Dataset entries
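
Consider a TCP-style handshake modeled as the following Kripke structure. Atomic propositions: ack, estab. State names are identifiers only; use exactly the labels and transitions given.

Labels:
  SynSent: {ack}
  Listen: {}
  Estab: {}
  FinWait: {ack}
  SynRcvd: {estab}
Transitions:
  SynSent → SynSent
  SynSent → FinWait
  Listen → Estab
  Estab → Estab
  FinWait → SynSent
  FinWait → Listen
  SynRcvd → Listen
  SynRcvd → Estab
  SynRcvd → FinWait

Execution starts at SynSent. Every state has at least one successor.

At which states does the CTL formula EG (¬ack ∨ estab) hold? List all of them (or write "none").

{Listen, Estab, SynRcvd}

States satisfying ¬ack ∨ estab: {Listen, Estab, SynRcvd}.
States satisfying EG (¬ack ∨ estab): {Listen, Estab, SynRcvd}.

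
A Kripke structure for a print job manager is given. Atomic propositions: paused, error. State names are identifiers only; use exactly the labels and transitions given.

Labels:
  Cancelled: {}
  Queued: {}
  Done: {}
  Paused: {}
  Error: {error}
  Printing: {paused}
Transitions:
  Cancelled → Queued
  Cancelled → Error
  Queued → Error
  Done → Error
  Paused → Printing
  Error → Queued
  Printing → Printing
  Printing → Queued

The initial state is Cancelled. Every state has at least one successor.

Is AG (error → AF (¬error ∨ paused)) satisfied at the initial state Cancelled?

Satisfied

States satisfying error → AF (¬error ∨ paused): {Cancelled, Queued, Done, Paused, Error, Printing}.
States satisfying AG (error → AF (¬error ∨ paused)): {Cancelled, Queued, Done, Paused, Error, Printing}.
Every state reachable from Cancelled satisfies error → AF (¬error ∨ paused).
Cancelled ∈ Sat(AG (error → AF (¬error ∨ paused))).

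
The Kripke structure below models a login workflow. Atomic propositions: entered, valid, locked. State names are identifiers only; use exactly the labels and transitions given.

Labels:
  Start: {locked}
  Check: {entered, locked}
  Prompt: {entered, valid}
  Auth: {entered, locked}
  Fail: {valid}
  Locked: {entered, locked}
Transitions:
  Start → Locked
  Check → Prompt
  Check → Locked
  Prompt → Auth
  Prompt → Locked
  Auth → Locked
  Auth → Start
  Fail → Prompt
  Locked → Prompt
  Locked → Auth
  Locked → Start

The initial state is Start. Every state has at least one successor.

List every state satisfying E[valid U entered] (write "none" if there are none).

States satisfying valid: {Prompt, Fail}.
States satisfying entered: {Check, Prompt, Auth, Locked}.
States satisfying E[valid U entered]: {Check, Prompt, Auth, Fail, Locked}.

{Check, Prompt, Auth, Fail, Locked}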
---
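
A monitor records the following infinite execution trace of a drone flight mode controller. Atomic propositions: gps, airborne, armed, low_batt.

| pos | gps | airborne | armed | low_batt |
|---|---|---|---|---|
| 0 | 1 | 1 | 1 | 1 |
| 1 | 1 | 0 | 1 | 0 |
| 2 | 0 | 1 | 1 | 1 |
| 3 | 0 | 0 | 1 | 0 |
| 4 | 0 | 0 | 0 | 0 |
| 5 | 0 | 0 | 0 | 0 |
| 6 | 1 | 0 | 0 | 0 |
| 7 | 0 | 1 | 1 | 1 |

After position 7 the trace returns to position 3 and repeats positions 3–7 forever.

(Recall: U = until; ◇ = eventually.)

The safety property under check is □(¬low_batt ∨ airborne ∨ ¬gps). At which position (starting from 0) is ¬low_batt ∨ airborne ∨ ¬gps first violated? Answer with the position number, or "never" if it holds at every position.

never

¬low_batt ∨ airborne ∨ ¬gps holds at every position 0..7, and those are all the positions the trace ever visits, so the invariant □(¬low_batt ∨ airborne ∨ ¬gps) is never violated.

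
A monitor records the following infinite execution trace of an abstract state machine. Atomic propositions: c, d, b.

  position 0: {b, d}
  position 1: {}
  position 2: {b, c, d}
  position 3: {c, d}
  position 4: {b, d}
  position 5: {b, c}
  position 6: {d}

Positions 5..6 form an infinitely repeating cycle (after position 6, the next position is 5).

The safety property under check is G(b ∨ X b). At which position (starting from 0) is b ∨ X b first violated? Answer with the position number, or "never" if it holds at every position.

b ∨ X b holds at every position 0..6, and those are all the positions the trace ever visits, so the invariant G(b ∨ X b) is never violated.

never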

## How to complete this task
Would you retype exactly the lines above, from the line with "SynSent → FinWait" to the line with "Error → Queued", with both end lines kept and nothing more?

## Exercise solution
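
  SynSent → FinWait
  Listen → Estab
  Estab → Estab
  FinWait → SynSent
  FinWait → Listen
  SynRcvd → Listen
  SynRcvd → Estab
  SynRcvd → FinWait

Execution starts at SynSent. Every state has at least one successor.

At which states does the CTL formula EG (¬ack ∨ estab) hold? List all of them (or write "none").

{Listen, Estab, SynRcvd}

States satisfying ¬ack ∨ estab: {Listen, Estab, SynRcvd}.
States satisfying EG (¬ack ∨ estab): {Listen, Estab, SynRcvd}.

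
A Kripke structure for a print job manager is given. Atomic propositions: paused, error. State names are identifiers only; use exactly the labels and transitions given.

Labels:
  Cancelled: {}
  Queued: {}
  Done: {}
  Paused: {}
  Error: {error}
  Printing: {paused}
Transitions:
  Cancelled → Queued
  Cancelled → Error
  Queued → Error
  Done → Error
  Paused → Printing
  Error → Queued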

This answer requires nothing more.